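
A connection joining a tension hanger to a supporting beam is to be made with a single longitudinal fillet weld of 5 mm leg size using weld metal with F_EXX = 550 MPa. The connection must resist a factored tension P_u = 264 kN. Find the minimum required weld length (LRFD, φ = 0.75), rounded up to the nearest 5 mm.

L = 305 mm

Throat t_e = 0.707 × 5 = 3.535 mm.
φr_n = 0.75 × 0.6 × 550 × 3.535 × 10⁻³ = 0.8749 kN/mm.
L_req = P_u / φr_n = 264 / 0.8749 = 301.7 mm total.
Round up → use L = 305 mm.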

- TASK
Write out the whole listing above, keeping each line exactly as it is.

- EXERCISE SOLUTION
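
A connection joining a tension hanger to a supporting beam is to be made with a single longitudinal fillet weld of 5 mm leg size using weld metal with F_EXX = 550 MPa. The connection must resist a factored tension P_u = 264 kN. Find the minimum required weld length (LRFD, φ = 0.75), rounded up to the nearest 5 mm.

L = 305 mm

Throat t_e = 0.707 × 5 = 3.535 mm.
φr_n = 0.75 × 0.6 × 550 × 3.535 × 10⁻³ = 0.8749 kN/mm.
L_req = P_u / φr_n = 264 / 0.8749 = 301.7 mm total.
Round up → use L = 305 mm.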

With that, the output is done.